Required work ▸
All of the records must come back exactly. Please repeat them in full.

(Stored items)
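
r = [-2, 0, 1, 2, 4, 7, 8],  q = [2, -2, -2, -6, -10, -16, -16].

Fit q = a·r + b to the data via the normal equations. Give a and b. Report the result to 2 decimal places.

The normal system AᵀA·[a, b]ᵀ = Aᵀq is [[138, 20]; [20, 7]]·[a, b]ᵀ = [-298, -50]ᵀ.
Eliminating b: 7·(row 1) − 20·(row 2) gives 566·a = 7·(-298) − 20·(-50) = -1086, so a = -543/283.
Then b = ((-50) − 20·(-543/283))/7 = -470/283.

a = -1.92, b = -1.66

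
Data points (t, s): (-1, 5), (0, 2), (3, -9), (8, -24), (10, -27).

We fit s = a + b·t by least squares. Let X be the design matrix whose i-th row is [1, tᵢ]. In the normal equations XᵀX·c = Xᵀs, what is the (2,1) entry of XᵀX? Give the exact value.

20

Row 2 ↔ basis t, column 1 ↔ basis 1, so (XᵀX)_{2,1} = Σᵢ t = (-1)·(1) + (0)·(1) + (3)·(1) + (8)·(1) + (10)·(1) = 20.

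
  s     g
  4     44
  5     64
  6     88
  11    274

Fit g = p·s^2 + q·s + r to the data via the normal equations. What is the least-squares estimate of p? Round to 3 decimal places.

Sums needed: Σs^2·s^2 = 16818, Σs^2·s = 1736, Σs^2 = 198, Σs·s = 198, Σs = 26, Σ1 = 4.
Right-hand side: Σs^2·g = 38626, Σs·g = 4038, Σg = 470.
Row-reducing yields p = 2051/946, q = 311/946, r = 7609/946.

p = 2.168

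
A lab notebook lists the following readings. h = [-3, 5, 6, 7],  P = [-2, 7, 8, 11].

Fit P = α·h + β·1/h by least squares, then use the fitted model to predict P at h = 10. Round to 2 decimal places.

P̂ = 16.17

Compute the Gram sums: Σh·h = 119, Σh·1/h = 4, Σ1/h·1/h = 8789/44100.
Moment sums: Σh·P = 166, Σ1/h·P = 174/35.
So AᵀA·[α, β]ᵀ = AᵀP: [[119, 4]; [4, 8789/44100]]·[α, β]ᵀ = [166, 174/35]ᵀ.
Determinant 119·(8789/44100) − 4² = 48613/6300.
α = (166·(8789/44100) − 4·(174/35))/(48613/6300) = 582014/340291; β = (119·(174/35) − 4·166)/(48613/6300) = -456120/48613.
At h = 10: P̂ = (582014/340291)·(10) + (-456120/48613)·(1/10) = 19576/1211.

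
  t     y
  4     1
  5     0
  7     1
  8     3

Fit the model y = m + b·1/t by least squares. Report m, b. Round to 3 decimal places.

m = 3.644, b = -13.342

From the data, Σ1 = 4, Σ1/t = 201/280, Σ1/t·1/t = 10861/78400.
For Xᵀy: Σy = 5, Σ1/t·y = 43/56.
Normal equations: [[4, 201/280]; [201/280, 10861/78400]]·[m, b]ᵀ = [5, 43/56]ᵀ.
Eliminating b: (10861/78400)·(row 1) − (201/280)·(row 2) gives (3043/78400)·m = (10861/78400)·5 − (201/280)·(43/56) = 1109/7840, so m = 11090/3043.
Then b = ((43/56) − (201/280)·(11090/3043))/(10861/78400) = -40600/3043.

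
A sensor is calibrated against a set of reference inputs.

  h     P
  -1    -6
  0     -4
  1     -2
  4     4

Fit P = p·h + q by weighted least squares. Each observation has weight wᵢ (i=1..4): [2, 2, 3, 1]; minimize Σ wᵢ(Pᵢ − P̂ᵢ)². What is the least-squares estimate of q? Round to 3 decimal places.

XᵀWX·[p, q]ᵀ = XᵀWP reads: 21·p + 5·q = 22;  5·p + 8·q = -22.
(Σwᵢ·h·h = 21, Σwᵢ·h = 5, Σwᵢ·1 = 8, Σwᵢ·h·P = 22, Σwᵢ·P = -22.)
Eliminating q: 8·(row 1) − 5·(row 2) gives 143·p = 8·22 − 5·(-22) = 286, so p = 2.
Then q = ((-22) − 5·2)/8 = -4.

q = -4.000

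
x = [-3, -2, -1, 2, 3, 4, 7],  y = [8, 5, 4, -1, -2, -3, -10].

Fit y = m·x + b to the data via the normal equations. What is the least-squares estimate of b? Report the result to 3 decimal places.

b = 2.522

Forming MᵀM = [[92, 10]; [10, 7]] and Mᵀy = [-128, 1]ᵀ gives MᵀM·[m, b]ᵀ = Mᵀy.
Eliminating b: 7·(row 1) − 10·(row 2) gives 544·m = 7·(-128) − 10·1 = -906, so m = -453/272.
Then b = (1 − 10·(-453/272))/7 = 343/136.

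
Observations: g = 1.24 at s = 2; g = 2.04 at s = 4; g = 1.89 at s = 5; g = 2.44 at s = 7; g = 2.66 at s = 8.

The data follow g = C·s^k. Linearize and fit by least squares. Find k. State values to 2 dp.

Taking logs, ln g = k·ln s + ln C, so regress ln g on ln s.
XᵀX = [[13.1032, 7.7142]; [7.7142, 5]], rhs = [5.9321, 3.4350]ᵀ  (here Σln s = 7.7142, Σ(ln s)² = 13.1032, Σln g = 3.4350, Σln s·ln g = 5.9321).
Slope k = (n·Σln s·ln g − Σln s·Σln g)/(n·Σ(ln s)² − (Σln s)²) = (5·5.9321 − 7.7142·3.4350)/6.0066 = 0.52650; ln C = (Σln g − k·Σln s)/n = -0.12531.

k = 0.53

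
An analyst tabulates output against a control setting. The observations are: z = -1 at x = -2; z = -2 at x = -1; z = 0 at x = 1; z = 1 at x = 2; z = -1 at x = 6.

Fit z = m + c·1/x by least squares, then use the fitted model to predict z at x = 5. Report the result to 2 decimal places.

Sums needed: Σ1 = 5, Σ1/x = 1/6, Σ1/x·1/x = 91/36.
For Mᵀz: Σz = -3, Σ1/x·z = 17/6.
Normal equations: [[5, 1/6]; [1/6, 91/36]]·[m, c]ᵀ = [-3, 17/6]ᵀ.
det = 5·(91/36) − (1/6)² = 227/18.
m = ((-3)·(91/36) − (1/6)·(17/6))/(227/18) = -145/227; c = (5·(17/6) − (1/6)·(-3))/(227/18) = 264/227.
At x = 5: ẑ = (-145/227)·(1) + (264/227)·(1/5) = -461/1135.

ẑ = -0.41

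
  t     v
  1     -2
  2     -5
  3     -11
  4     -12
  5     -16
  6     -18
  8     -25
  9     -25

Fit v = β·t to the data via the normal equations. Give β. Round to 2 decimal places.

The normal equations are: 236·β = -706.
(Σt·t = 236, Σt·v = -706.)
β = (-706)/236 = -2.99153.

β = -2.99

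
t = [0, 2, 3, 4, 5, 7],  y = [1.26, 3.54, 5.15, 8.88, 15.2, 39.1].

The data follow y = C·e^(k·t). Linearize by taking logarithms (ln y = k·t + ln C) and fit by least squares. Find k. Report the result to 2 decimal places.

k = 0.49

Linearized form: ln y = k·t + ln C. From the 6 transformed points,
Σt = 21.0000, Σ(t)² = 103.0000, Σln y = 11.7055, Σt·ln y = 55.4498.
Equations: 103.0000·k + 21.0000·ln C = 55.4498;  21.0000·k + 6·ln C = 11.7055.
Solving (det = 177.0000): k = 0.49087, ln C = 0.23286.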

Final answer ▸
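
r = [-2, 0, 1, 2, 4, 7, 8],  q = [2, -2, -2, -6, -10, -16, -16].

Fit q = a·r + b to the data via the normal equations. Give a and b. Report the result to 2 decimal places.

The normal system AᵀA·[a, b]ᵀ = Aᵀq is [[138, 20]; [20, 7]]·[a, b]ᵀ = [-298, -50]ᵀ.
Eliminating b: 7·(row 1) − 20·(row 2) gives 566·a = 7·(-298) − 20·(-50) = -1086, so a = -543/283.
Then b = ((-50) − 20·(-543/283))/7 = -470/283.

a = -1.92, b = -1.66

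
Data points (t, s): (-1, 5), (0, 2), (3, -9), (8, -24), (10, -27).

We fit s = a + b·t by least squares. Let X be the design matrix whose i-th row is [1, tᵢ]. In the normal equations XᵀX·c = Xᵀs, what is the (2,1) entry of XᵀX? Give the exact value.

20

Row 2 ↔ basis t, column 1 ↔ basis 1, so (XᵀX)_{2,1} = Σᵢ t = (-1)·(1) + (0)·(1) + (3)·(1) + (8)·(1) + (10)·(1) = 20.

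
  s     g
  4     44
  5     64
  6     88
  11    274

Fit g = p·s^2 + q·s + r to the data via the normal equations. What is the least-squares estimate of p? Round to 3 decimal places.

Sums needed: Σs^2·s^2 = 16818, Σs^2·s = 1736, Σs^2 = 198, Σs·s = 198, Σs = 26, Σ1 = 4.
Right-hand side: Σs^2·g = 38626, Σs·g = 4038, Σg = 470.
Row-reducing yields p = 2051/946, q = 311/946, r = 7609/946.

p = 2.168

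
A lab notebook lists the following readings. h = [-3, 5, 6, 7],  P = [-2, 7, 8, 11].

Fit P = α·h + β·1/h by least squares, then use the fitted model to predict P at h = 10. Round to 2 decimal places.

P̂ = 16.17

Compute the Gram sums: Σh·h = 119, Σh·1/h = 4, Σ1/h·1/h = 8789/44100.
Moment sums: Σh·P = 166, Σ1/h·P = 174/35.
So AᵀA·[α, β]ᵀ = AᵀP: [[119, 4]; [4, 8789/44100]]·[α, β]ᵀ = [166, 174/35]ᵀ.
Determinant 119·(8789/44100) − 4² = 48613/6300.
α = (166·(8789/44100) − 4·(174/35))/(48613/6300) = 582014/340291; β = (119·(174/35) − 4·166)/(48613/6300) = -456120/48613.
At h = 10: P̂ = (582014/340291)·(10) + (-456120/48613)·(1/10) = 19576/1211.

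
  t     y
  4     1
  5     0
  7     1
  8     3

Fit the model y = m + b·1/t by least squares. Report m, b. Round to 3 decimal places.

m = 3.644, b = -13.342

From the data, Σ1 = 4, Σ1/t = 201/280, Σ1/t·1/t = 10861/78400.
For Xᵀy: Σy = 5, Σ1/t·y = 43/56.
Normal equations: [[4, 201/280]; [201/280, 10861/78400]]·[m, b]ᵀ = [5, 43/56]ᵀ.
Eliminating b: (10861/78400)·(row 1) − (201/280)·(row 2) gives (3043/78400)·m = (10861/78400)·5 − (201/280)·(43/56) = 1109/7840, so m = 11090/3043.
Then b = ((43/56) − (201/280)·(11090/3043))/(10861/78400) = -40600/3043.

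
A sensor is calibrated against a set of reference inputs.

  h     P
  -1    -6
  0     -4
  1     -2
  4     4

Fit P = p·h + q by weighted least squares. Each observation has weight wᵢ (i=1..4): [2, 2, 3, 1]; minimize Σ wᵢ(Pᵢ − P̂ᵢ)². What is the least-squares estimate of q? Round to 3 decimal places.

XᵀWX·[p, q]ᵀ = XᵀWP reads: 21·p + 5·q = 22;  5·p + 8·q = -22.
(Σwᵢ·h·h = 21, Σwᵢ·h = 5, Σwᵢ·1 = 8, Σwᵢ·h·P = 22, Σwᵢ·P = -22.)
Eliminating q: 8·(row 1) − 5·(row 2) gives 143·p = 8·22 − 5·(-22) = 286, so p = 2.
Then q = ((-22) − 5·2)/8 = -4.

q = -4.000

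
x = [-3, -2, -1, 2, 3, 4, 7],  y = [8, 5, 4, -1, -2, -3, -10].

Fit y = m·x + b to the data via the normal equations. What is the least-squares estimate of b? Report the result to 3 decimal places.

b = 2.522

Forming MᵀM = [[92, 10]; [10, 7]] and Mᵀy = [-128, 1]ᵀ gives MᵀM·[m, b]ᵀ = Mᵀy.
Eliminating b: 7·(row 1) − 10·(row 2) gives 544·m = 7·(-128) − 10·1 = -906, so m = -453/272.
Then b = (1 − 10·(-453/272))/7 = 343/136.

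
Observations: g = 1.24 at s = 2; g = 2.04 at s = 4; g = 1.89 at s = 5; g = 2.44 at s = 7; g = 2.66 at s = 8.

The data follow g = C·s^k. Linearize and fit by least squares. Find k. State values to 2 dp.

Taking logs, ln g = k·ln s + ln C, so regress ln g on ln s.
XᵀX = [[13.1032, 7.7142]; [7.7142, 5]], rhs = [5.9321, 3.4350]ᵀ  (here Σln s = 7.7142, Σ(ln s)² = 13.1032, Σln g = 3.4350, Σln s·ln g = 5.9321).
Slope k = (n·Σln s·ln g − Σln s·Σln g)/(n·Σ(ln s)² − (Σln s)²) = (5·5.9321 − 7.7142·3.4350)/6.0066 = 0.52650; ln C = (Σln g − k·Σln s)/n = -0.12531.

k = 0.53

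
An analyst tabulates output against a control setting. The observations are: z = -1 at x = -2; z = -2 at x = -1; z = 0 at x = 1; z = 1 at x = 2; z = -1 at x = 6.

Fit z = m + c·1/x by least squares, then use the fitted model to predict z at x = 5. Report the result to 2 decimal places.

Sums needed: Σ1 = 5, Σ1/x = 1/6, Σ1/x·1/x = 91/36.
For Mᵀz: Σz = -3, Σ1/x·z = 17/6.
Normal equations: [[5, 1/6]; [1/6, 91/36]]·[m, c]ᵀ = [-3, 17/6]ᵀ.
det = 5·(91/36) − (1/6)² = 227/18.
m = ((-3)·(91/36) − (1/6)·(17/6))/(227/18) = -145/227; c = (5·(17/6) − (1/6)·(-3))/(227/18) = 264/227.
At x = 5: ẑ = (-145/227)·(1) + (264/227)·(1/5) = -461/1135.

ẑ = -0.41

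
  t     v
  1     -2
  2     -5
  3     -11
  4     -12
  5     -16
  6     -18
  8     -25
  9     -25

Fit v = β·t to the data via the normal equations. Give β. Round to 2 decimal places.

The normal equations are: 236·β = -706.
(Σt·t = 236, Σt·v = -706.)
β = (-706)/236 = -2.99153.

β = -2.99

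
t = [0, 2, 3, 4, 5, 7],  y = [1.26, 3.54, 5.15, 8.88, 15.2, 39.1].

The data follow y = C·e^(k·t). Linearize by taking logarithms (ln y = k·t + ln C) and fit by least squares. Find k. Report the result to 2 decimal places.

k = 0.49

Linearized form: ln y = k·t + ln C. From the 6 transformed points,
Σt = 21.0000, Σ(t)² = 103.0000, Σln y = 11.7055, Σt·ln y = 55.4498.
Equations: 103.0000·k + 21.0000·ln C = 55.4498;  21.0000·k + 6·ln C = 11.7055.
Solving (det = 177.0000): k = 0.49087, ln C = 0.23286.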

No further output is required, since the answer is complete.